DATASET CONTENT Block Start

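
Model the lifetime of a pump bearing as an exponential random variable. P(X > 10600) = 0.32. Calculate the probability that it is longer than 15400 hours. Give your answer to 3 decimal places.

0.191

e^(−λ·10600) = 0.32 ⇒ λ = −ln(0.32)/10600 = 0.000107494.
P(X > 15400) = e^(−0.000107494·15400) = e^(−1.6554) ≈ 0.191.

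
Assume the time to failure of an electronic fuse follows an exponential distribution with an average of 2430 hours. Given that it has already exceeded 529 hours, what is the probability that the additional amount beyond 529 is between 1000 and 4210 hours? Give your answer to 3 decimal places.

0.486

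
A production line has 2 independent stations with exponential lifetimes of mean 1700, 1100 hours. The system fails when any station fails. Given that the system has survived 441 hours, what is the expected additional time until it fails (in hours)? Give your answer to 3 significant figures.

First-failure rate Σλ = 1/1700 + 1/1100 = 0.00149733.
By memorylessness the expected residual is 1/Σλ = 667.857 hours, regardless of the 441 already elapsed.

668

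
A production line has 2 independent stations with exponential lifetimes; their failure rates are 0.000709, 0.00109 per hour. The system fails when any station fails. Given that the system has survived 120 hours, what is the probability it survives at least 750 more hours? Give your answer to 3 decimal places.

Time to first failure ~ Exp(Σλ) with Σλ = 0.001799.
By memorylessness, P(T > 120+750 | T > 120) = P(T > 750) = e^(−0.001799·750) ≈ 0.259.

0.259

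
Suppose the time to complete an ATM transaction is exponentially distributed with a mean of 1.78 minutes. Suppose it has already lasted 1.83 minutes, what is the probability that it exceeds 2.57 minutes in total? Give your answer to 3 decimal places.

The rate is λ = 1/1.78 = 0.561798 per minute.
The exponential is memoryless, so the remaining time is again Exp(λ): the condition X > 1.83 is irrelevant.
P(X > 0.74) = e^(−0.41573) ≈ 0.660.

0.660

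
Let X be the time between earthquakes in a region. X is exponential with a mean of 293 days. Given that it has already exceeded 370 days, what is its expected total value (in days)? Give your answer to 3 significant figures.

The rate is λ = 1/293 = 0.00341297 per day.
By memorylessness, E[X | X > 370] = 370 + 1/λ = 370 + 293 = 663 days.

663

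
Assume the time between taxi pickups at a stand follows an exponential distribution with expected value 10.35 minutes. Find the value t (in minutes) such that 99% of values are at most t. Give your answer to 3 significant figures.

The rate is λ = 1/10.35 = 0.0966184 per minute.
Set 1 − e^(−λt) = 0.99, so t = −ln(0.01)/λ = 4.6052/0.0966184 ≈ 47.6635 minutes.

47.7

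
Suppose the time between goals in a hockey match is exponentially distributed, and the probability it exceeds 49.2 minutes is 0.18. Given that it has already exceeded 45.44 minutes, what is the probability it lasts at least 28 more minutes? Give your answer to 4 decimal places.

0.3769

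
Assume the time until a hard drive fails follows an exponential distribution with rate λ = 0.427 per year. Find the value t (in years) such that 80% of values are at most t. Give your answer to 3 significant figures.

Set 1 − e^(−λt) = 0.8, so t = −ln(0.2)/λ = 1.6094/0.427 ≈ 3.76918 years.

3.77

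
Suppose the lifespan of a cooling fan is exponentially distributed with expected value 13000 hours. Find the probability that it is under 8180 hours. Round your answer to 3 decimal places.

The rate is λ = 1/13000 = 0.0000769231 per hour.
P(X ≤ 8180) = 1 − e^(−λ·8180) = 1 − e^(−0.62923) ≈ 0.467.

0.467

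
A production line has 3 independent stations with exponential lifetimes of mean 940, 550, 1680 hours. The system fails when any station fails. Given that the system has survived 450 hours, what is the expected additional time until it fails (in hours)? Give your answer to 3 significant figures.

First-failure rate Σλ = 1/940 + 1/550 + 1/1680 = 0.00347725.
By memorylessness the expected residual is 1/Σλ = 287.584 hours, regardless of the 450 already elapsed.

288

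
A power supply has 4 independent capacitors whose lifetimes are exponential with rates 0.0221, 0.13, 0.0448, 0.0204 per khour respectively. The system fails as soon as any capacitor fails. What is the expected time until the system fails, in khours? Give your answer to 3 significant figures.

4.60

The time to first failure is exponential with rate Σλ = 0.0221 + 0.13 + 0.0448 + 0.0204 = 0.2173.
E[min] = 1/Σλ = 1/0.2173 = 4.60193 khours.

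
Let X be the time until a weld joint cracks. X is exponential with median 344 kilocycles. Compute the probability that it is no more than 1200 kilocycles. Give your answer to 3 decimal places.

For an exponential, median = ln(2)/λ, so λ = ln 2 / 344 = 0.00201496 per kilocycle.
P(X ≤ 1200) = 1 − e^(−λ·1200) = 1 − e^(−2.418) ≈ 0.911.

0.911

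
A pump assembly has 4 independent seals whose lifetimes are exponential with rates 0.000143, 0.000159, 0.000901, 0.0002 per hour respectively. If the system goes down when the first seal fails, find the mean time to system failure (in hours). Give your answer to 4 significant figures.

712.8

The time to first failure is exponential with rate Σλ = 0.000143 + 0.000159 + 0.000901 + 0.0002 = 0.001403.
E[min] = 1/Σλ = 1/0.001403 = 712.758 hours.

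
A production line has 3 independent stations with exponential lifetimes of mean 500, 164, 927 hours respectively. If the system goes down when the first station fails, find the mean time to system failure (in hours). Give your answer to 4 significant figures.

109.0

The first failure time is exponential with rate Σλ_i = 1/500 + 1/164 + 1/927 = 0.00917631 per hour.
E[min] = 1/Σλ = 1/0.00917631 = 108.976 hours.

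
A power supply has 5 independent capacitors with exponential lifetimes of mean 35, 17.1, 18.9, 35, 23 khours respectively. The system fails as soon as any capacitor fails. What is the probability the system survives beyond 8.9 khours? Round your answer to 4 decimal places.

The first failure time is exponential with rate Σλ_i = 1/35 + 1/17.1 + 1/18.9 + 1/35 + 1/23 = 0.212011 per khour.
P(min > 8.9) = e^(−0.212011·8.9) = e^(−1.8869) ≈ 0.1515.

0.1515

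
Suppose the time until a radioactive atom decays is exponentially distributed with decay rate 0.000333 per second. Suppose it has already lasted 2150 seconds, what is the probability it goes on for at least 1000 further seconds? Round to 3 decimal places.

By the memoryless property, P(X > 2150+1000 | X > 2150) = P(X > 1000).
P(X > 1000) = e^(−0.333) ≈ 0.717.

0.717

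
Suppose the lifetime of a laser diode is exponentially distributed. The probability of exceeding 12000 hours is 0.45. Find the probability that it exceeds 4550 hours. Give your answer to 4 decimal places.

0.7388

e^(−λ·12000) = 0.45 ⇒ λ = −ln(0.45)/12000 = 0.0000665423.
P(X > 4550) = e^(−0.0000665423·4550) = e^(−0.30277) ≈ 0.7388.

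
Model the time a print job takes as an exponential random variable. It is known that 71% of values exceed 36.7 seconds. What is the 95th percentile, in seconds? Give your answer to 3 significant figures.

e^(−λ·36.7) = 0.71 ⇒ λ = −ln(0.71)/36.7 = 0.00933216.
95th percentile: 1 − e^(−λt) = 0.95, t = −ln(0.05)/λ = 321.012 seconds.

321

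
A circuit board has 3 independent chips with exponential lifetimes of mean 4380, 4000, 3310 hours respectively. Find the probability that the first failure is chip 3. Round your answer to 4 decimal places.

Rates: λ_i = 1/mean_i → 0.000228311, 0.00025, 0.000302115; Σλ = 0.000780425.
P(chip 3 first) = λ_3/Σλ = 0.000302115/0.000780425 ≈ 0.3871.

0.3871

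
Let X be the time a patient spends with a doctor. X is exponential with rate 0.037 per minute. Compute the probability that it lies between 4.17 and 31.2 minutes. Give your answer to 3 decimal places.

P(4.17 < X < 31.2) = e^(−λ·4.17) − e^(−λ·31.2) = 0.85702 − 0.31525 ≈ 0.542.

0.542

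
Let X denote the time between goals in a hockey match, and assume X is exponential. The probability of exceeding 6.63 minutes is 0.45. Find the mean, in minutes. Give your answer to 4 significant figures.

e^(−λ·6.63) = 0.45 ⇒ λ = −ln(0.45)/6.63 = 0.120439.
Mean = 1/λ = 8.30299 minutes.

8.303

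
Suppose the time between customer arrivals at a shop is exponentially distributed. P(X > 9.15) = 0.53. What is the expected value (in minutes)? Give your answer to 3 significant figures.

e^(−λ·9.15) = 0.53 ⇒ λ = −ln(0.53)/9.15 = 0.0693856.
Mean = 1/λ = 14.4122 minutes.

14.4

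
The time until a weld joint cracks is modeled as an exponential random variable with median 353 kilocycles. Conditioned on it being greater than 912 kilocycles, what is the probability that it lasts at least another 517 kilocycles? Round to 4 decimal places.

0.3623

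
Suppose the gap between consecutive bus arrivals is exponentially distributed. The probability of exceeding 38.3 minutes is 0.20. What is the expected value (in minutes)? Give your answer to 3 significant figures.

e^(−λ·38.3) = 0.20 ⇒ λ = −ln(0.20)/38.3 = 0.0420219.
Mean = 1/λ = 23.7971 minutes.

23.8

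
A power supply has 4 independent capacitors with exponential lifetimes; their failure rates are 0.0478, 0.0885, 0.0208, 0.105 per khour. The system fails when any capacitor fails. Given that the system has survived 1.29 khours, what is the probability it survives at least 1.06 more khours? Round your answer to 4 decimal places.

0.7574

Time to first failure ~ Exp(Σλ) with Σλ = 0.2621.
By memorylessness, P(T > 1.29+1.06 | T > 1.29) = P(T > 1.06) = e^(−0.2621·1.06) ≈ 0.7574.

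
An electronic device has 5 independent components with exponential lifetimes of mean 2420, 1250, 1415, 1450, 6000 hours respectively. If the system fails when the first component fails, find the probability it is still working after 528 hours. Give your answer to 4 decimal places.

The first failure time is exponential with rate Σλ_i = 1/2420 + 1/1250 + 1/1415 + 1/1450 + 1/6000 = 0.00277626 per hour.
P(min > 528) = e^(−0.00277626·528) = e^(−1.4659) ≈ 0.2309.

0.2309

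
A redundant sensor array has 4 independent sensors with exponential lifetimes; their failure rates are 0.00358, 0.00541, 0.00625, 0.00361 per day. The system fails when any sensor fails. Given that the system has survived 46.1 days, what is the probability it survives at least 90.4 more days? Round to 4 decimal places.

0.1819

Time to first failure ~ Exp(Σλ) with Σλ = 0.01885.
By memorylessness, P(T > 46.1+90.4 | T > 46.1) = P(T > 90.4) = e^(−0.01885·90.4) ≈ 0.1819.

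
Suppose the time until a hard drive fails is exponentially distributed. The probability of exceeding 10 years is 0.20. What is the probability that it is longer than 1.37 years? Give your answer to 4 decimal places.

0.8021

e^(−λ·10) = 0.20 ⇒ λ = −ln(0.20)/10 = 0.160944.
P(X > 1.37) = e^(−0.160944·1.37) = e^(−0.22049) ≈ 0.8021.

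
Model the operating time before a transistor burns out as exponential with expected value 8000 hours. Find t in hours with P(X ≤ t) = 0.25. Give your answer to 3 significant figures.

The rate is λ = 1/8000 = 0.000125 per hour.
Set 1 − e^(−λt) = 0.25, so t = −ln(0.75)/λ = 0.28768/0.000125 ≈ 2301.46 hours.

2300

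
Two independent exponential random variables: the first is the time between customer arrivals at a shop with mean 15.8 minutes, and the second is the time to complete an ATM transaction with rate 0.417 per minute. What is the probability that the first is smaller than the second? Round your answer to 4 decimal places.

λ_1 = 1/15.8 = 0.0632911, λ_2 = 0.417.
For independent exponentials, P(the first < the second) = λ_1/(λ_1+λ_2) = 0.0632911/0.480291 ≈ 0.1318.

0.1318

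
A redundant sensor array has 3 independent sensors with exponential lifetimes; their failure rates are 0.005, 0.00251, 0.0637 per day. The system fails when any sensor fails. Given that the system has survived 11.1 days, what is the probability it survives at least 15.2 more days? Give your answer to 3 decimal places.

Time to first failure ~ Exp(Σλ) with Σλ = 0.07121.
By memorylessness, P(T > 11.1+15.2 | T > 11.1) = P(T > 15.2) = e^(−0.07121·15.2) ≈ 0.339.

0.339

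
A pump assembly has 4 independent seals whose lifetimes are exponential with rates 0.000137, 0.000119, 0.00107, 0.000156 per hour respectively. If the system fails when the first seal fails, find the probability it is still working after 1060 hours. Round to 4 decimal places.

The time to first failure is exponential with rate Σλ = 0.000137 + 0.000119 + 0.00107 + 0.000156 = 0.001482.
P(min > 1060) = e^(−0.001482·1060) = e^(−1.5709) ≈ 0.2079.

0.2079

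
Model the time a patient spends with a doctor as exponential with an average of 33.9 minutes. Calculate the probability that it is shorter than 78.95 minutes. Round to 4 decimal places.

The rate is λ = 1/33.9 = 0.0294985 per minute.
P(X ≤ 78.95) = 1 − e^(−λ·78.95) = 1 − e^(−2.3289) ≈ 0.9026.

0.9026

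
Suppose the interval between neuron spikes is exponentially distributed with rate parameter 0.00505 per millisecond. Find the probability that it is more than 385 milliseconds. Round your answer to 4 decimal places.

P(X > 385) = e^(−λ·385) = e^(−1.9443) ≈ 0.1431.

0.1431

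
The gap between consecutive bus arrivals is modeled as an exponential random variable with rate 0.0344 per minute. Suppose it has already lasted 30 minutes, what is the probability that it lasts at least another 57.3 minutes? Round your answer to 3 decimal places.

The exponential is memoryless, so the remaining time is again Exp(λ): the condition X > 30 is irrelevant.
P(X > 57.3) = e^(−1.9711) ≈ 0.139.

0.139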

DATASET CONTENT Block End

WHAT IS EXPECTED
Copy out exactly the lines that run from the one holding "Suppose the interval" through the end of the data above.

COMPLETED EXERCISE
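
Suppose the interval between neuron spikes is exponentially distributed with rate parameter 0.00505 per millisecond. Find the probability that it is more than 385 milliseconds. Round your answer to 4 decimal places.

P(X > 385) = e^(−λ·385) = e^(−1.9443) ≈ 0.1431.

0.1431

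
The gap between consecutive bus arrivals is modeled as an exponential random variable with rate 0.0344 per minute. Suppose it has already lasted 30 minutes, what is the probability that it lasts at least another 57.3 minutes? Round your answer to 3 decimal places.

The exponential is memoryless, so the remaining time is again Exp(λ): the condition X > 30 is irrelevant.
P(X > 57.3) = e^(−1.9711) ≈ 0.139.

0.139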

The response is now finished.